- Entries provided -
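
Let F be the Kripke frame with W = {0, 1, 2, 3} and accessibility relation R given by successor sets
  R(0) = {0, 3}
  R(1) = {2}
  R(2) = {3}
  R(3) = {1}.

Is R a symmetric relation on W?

No

Symmetric: no — 0 R 3 but not 3 R 0.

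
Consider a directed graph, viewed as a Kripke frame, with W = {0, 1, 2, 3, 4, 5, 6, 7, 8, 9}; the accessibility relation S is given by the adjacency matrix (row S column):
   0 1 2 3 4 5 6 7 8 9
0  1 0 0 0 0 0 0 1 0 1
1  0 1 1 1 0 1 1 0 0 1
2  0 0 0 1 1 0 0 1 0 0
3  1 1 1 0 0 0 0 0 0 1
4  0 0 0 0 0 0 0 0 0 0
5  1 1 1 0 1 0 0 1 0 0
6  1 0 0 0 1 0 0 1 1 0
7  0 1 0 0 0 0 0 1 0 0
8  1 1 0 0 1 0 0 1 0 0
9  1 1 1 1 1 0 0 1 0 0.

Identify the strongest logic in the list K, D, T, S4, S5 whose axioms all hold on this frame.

K

Serial (axiom D): no — 4 has no S-successor.
Reflexive (axiom T): no — 2 is not related to itself.
Transitive (axiom 4): no — 0 S 7 and 7 S 1, but not 0 S 1.
Euclidean (axiom 5): no — 0 S 7 and 0 S 9, but not 7 S 9.
So F validates K; D would additionally require S to be serial. The strongest is K.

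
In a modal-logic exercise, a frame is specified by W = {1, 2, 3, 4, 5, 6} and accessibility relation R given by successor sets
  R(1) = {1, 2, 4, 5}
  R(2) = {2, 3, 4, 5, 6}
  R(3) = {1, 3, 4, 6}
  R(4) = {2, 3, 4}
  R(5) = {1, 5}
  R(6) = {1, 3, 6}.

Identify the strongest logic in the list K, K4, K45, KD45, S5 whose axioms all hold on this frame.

K

Transitive (axiom 4): no — 1 R 2 and 2 R 3, but not 1 R 3.
Euclidean (axiom 5): no — 1 R 4 and 1 R 5, but not 4 R 5.
Serial (axiom D): yes — every world has a successor (e.g. 1 R 1).
Reflexive (axiom T): yes — every world is R-related to itself.
So F validates K; K4 would additionally require R to be transitive. The strongest is K.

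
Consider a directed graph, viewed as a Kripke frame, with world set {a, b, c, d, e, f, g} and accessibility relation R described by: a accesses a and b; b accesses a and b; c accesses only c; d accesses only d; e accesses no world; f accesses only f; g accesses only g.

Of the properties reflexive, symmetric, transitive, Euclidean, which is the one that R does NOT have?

reflexive

Reflexive: no — e is not related to itself.
Symmetric: yes — every pair in R has its reverse in R.
Transitive: yes — every two-step R-path is closed by a direct edge.
Euclidean: yes — any two successors of a common world are R-related.
Only reflexive fails.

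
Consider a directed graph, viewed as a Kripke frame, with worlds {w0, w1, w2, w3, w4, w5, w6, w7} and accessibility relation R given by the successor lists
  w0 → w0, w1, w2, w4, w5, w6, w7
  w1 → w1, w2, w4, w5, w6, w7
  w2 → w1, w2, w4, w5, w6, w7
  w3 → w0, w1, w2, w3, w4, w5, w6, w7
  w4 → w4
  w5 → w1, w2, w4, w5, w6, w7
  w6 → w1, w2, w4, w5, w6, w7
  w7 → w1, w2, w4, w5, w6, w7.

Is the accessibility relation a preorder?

Reflexive: yes — every world is R-related to itself.
Transitive: yes — every two-step R-path is closed by a direct edge.
So R is a preorder.

Yes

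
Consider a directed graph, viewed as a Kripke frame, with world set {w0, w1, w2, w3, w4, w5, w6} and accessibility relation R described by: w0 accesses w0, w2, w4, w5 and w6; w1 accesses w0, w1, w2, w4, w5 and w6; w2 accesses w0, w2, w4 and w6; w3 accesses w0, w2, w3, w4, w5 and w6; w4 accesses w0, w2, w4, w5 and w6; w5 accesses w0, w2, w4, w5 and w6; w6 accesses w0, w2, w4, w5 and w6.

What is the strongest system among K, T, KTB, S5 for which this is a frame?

Reflexive (axiom T): yes — every world is R-related to itself.
Symmetric (axiom B): no — w1 R w0 but not w0 R w1.
Euclidean (axiom 5): no — w0 R w2 and w0 R w5, but not w2 R w5.
So F validates K, T; KTB would additionally require R to be symmetric. The strongest is T.

T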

- What the exercise asks -
Please show all lines from the entries that contain the word "sets".

- Reply to the task -
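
Let F be the Kripke frame with W = {0, 1, 2, 3} and accessibility relation R given by successor sets
In a modal-logic exercise, a frame is specified by W = {1, 2, 3, 4, 5, 6} and accessibility relation R given by successor sets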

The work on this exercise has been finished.